#### [Exercise goal]
Return the data exactly, but only from the line containing "A comparative study" through its last line.

#### [Input for this task]
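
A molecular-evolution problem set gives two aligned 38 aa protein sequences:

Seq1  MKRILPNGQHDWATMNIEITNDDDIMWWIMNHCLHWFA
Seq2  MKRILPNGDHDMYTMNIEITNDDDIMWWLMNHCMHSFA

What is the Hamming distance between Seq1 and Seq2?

Differing sites — 9:Q/D; 12:W/M; 13:A/Y; 29:I/L; 34:L/M; 36:W/S.
That gives 6 mismatches out of 38 aligned sites, so the Hamming distance is 6.

6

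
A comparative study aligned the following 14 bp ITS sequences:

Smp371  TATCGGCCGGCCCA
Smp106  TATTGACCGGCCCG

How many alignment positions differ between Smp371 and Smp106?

3

The sequences differ at positions 4 (C/T), 6 (G/A), 14 (A/G).
That gives 3 mismatches out of 14 aligned sites, so the Hamming distance is 3.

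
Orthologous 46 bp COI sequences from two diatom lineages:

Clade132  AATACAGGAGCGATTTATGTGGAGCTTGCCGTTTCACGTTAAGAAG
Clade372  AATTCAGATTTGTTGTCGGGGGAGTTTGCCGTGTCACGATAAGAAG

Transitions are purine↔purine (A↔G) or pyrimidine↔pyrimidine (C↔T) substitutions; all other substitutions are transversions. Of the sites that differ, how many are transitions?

Mismatches occur at site 4 (A→T, transversion), site 8 (G→A, transition), site 9 (A→T, transversion), site 10 (G→T, transversion), site 11 (C→T, transition), site 13 (A→T, transversion), site 15 (T→G, transversion), site 17 (A→C, transversion), site 18 (T→G, transversion), site 20 (T→G, transversion), site 25 (C→T, transition), site 33 (T→G, transversion), site 39 (T→A, transversion).
Of the 13 differences, 3 transitions and 10 transversions, so the answer is 3.

3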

#### [Final answer]
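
A comparative study aligned the following 14 bp ITS sequences:

Smp371  TATCGGCCGGCCCA
Smp106  TATTGACCGGCCCG

How many alignment positions differ between Smp371 and Smp106?

3

The sequences differ at positions 4 (C/T), 6 (G/A), 14 (A/G).
That gives 3 mismatches out of 14 aligned sites, so the Hamming distance is 3.

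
Orthologous 46 bp COI sequences from two diatom lineages:

Clade132  AATACAGGAGCGATTTATGTGGAGCTTGCCGTTTCACGTTAAGAAG
Clade372  AATTCAGATTTGTTGTCGGGGGAGTTTGCCGTGTCACGATAAGAAG

Transitions are purine↔purine (A↔G) or pyrimidine↔pyrimidine (C↔T) substitutions; all other substitutions are transversions. Of the sites that differ, how many are transitions?

Mismatches occur at site 4 (A→T, transversion), site 8 (G→A, transition), site 9 (A→T, transversion), site 10 (G→T, transversion), site 11 (C→T, transition), site 13 (A→T, transversion), site 15 (T→G, transversion), site 17 (A→C, transversion), site 18 (T→G, transversion), site 20 (T→G, transversion), site 25 (C→T, transition), site 33 (T→G, transversion), site 39 (T→A, transversion).
Of the 13 differences, 3 transitions and 10 transversions, so the answer is 3.

3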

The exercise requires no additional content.